**Source material**
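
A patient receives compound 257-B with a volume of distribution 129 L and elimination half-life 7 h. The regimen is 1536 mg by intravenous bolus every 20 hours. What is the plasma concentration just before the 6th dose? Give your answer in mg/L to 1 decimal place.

1.9 mg/L

f = (1/2)^(τ/t½) = (1/2)^(20/7) ≈ 0.1380.
C₀ = D/Vd = 1536/129 ≈ 11.907 mg/L.
Before the 6th dose, 5 doses have been given. Superposition: Cmin = C₀·(f + f² + … + f^5).
≈ 11.907 × (0.1380 + 0.0190 + 0.0026 + 0.0004 + 0.0001) ≈ 11.907 × 0.1601 ≈ 1.906 mg/L.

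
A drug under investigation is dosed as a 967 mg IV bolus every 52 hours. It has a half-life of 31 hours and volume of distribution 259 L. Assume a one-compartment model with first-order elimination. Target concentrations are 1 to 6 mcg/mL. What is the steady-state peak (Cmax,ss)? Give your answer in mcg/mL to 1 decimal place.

5.4 mcg/mL

τ/t½ = 52/31 ≈ 1.6774, so fraction remaining f = (1/2)^(52/31) ≈ 0.3126.
At steady state, accumulation factor R = 1/(1 − e^(−kτ)) ≈ 1.4548.
Single-dose peak C₀ = D/Vd = 967/259 ≈ 3.734 mcg/mL.
Steady-state peak Cmax,ss = C₀·R ≈ 3.734 × 1.4548 ≈ 5.432 mcg/mL.
Peak 5.4 mcg/mL vs MTC 6 mcg/mL: below toxic threshold.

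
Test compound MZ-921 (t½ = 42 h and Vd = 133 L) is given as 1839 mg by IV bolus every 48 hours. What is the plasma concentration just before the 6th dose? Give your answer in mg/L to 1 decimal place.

f = (1/2)^(τ/t½) = (1/2)^(48/42) ≈ 0.4529.
C₀ = D/Vd = 1839/133 ≈ 13.827 mg/L.
Before the 6th dose, 5 doses have been given. Superposition: Cmin = C₀·(f + f² + … + f^5).
≈ 13.827 × (0.4529 + 0.2051 + 0.0929 + 0.0421 + 0.0191) ≈ 13.827 × 0.8121 ≈ 11.229 mg/L.

11.2 mg/L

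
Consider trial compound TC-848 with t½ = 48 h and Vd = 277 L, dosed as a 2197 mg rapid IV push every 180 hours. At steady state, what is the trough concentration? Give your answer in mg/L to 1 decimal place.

τ/t½ = 180/48 ≈ 3.75, so fraction remaining f = (1/2)^(180/48) ≈ 0.0743.
At steady state, accumulation factor R = 1/(1 − e^(−kτ)) ≈ 1.0803.
Each bolus raises the concentration by D/Vd = 2197/277 ≈ 7.931 mg/L.
Steady-state peak Cmax,ss = C₀·R ≈ 7.931 × 1.0803 ≈ 8.568 mg/L.
One interval later, Cmin,ss = Cmax,ss·e^(−kτ) ≈ 8.568 × 0.0743 ≈ 0.637 mg/L.

0.6 mg/L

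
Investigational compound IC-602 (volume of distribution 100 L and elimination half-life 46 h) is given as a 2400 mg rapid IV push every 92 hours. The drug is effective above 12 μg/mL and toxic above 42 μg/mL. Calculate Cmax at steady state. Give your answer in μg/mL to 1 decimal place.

τ = 92 h = 2 half-lives, so f = (1/2)^2 = 0.25.
At steady state, R = 1/(1 − 0.25) = 4/3.
Single-dose peak C₀ = D/Vd = 2400/100 = 24 μg/mL.
Steady-state peak Cmax,ss = C₀·R = 24 × 4/3 ≈ 32.000 μg/mL.
Peak 32.0 μg/mL vs MTC 42 μg/mL: below toxic threshold.

32.0 μg/mL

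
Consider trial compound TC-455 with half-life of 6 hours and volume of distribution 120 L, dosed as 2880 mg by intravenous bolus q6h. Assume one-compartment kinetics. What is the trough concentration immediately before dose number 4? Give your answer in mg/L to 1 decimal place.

f = (1/2)^(τ/t½) = (1/2)^(6/6) ≈ 0.5000.
C₀ = D/Vd = 2880/120 ≈ 24.000 mg/L.
Before the 4th dose, 3 doses have been given. Superposition: Cmin = C₀·(f + f² + … + f^3).
≈ 24.000 × (0.5000 + 0.2500 + 0.1250) ≈ 24.000 × 0.8750 ≈ 21.000 mg/L.

21.0 mg/L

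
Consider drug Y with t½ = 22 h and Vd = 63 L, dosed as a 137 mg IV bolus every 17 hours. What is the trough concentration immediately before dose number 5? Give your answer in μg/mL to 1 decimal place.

2.7 μg/mL

f = (1/2)^(τ/t½) = (1/2)^(17/22) ≈ 0.5853.
C₀ = D/Vd = 137/63 ≈ 2.175 μg/mL.
Before the 5th dose, 4 doses have been given. Superposition: Cmin = C₀·(f + f² + … + f^4).
≈ 2.175 × (0.5853 + 0.3426 + 0.2005 + 0.1174) ≈ 2.175 × 1.2458 ≈ 2.710 μg/mL.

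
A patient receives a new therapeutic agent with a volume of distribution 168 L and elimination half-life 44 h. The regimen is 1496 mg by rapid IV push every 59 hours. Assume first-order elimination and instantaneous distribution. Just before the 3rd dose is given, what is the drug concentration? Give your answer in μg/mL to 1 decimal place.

4.9 μg/mL

f = (1/2)^(τ/t½) = (1/2)^(59/44) ≈ 0.3948.
C₀ = D/Vd = 1496/168 ≈ 8.905 μg/mL.
Before the 3rd dose, 2 doses have been given. Superposition: Cmin = C₀·(f + f²).
≈ 8.905 × (0.3948 + 0.1559) ≈ 8.905 × 0.5507 ≈ 4.904 μg/mL.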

**Your assignment**
Restate every line of the data above exactly as it was written.

**Result of the exercise**
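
A patient receives compound 257-B with a volume of distribution 129 L and elimination half-life 7 h. The regimen is 1536 mg by intravenous bolus every 20 hours. What is the plasma concentration just before the 6th dose? Give your answer in mg/L to 1 decimal place.

1.9 mg/L

f = (1/2)^(τ/t½) = (1/2)^(20/7) ≈ 0.1380.
C₀ = D/Vd = 1536/129 ≈ 11.907 mg/L.
Before the 6th dose, 5 doses have been given. Superposition: Cmin = C₀·(f + f² + … + f^5).
≈ 11.907 × (0.1380 + 0.0190 + 0.0026 + 0.0004 + 0.0001) ≈ 11.907 × 0.1601 ≈ 1.906 mg/L.

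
A drug under investigation is dosed as a 967 mg IV bolus every 52 hours. It has a half-life of 31 hours and volume of distribution 259 L. Assume a one-compartment model with first-order elimination. Target concentrations are 1 to 6 mcg/mL. What is the steady-state peak (Cmax,ss)? Give your answer in mcg/mL to 1 decimal place.

5.4 mcg/mL

τ/t½ = 52/31 ≈ 1.6774, so fraction remaining f = (1/2)^(52/31) ≈ 0.3126.
At steady state, accumulation factor R = 1/(1 − e^(−kτ)) ≈ 1.4548.
Single-dose peak C₀ = D/Vd = 967/259 ≈ 3.734 mcg/mL.
Steady-state peak Cmax,ss = C₀·R ≈ 3.734 × 1.4548 ≈ 5.432 mcg/mL.
Peak 5.4 mcg/mL vs MTC 6 mcg/mL: below toxic threshold.

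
Test compound MZ-921 (t½ = 42 h and Vd = 133 L) is given as 1839 mg by IV bolus every 48 hours. What is the plasma concentration just before the 6th dose? Give your answer in mg/L to 1 decimal place.

f = (1/2)^(τ/t½) = (1/2)^(48/42) ≈ 0.4529.
C₀ = D/Vd = 1839/133 ≈ 13.827 mg/L.
Before the 6th dose, 5 doses have been given. Superposition: Cmin = C₀·(f + f² + … + f^5).
≈ 13.827 × (0.4529 + 0.2051 + 0.0929 + 0.0421 + 0.0191) ≈ 13.827 × 0.8121 ≈ 11.229 mg/L.

11.2 mg/L

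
Consider trial compound TC-848 with t½ = 48 h and Vd = 277 L, dosed as a 2197 mg rapid IV push every 180 hours. At steady state, what is the trough concentration? Give your answer in mg/L to 1 decimal place.

τ/t½ = 180/48 ≈ 3.75, so fraction remaining f = (1/2)^(180/48) ≈ 0.0743.
At steady state, accumulation factor R = 1/(1 − e^(−kτ)) ≈ 1.0803.
Each bolus raises the concentration by D/Vd = 2197/277 ≈ 7.931 mg/L.
Steady-state peak Cmax,ss = C₀·R ≈ 7.931 × 1.0803 ≈ 8.568 mg/L.
One interval later, Cmin,ss = Cmax,ss·e^(−kτ) ≈ 8.568 × 0.0743 ≈ 0.637 mg/L.

0.6 mg/L

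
Investigational compound IC-602 (volume of distribution 100 L and elimination half-life 46 h) is given as a 2400 mg rapid IV push every 92 hours. The drug is effective above 12 μg/mL and toxic above 42 μg/mL. Calculate Cmax at steady state. Give your answer in μg/mL to 1 decimal place.

τ = 92 h = 2 half-lives, so f = (1/2)^2 = 0.25.
At steady state, R = 1/(1 − 0.25) = 4/3.
Single-dose peak C₀ = D/Vd = 2400/100 = 24 μg/mL.
Steady-state peak Cmax,ss = C₀·R = 24 × 4/3 ≈ 32.000 μg/mL.
Peak 32.0 μg/mL vs MTC 42 μg/mL: below toxic threshold.

32.0 μg/mL

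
Consider trial compound TC-455 with half-life of 6 hours and volume of distribution 120 L, dosed as 2880 mg by intravenous bolus q6h. Assume one-compartment kinetics. What is the trough concentration immediately before dose number 4? Give your answer in mg/L to 1 decimal place.

f = (1/2)^(τ/t½) = (1/2)^(6/6) ≈ 0.5000.
C₀ = D/Vd = 2880/120 ≈ 24.000 mg/L.
Before the 4th dose, 3 doses have been given. Superposition: Cmin = C₀·(f + f² + … + f^3).
≈ 24.000 × (0.5000 + 0.2500 + 0.1250) ≈ 24.000 × 0.8750 ≈ 21.000 mg/L.

21.0 mg/L

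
Consider drug Y with t½ = 22 h and Vd = 63 L, dosed as a 137 mg IV bolus every 17 hours. What is the trough concentration immediately before dose number 5? Give your answer in μg/mL to 1 decimal place.

2.7 μg/mL

f = (1/2)^(τ/t½) = (1/2)^(17/22) ≈ 0.5853.
C₀ = D/Vd = 137/63 ≈ 2.175 μg/mL.
Before the 5th dose, 4 doses have been given. Superposition: Cmin = C₀·(f + f² + … + f^4).
≈ 2.175 × (0.5853 + 0.3426 + 0.2005 + 0.1174) ≈ 2.175 × 1.2458 ≈ 2.710 μg/mL.

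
A patient receives a new therapeutic agent with a volume of distribution 168 L and elimination half-life 44 h. The regimen is 1496 mg by rapid IV push every 59 hours. Assume first-order elimination and instantaneous distribution. Just before the 3rd dose is given, what is the drug concentration? Give your answer in μg/mL to 1 decimal place.

4.9 μg/mL

f = (1/2)^(τ/t½) = (1/2)^(59/44) ≈ 0.3948.
C₀ = D/Vd = 1496/168 ≈ 8.905 μg/mL.
Before the 3rd dose, 2 doses have been given. Superposition: Cmin = C₀·(f + f²).
≈ 8.905 × (0.3948 + 0.1559) ≈ 8.905 × 0.5507 ≈ 4.904 μg/mL.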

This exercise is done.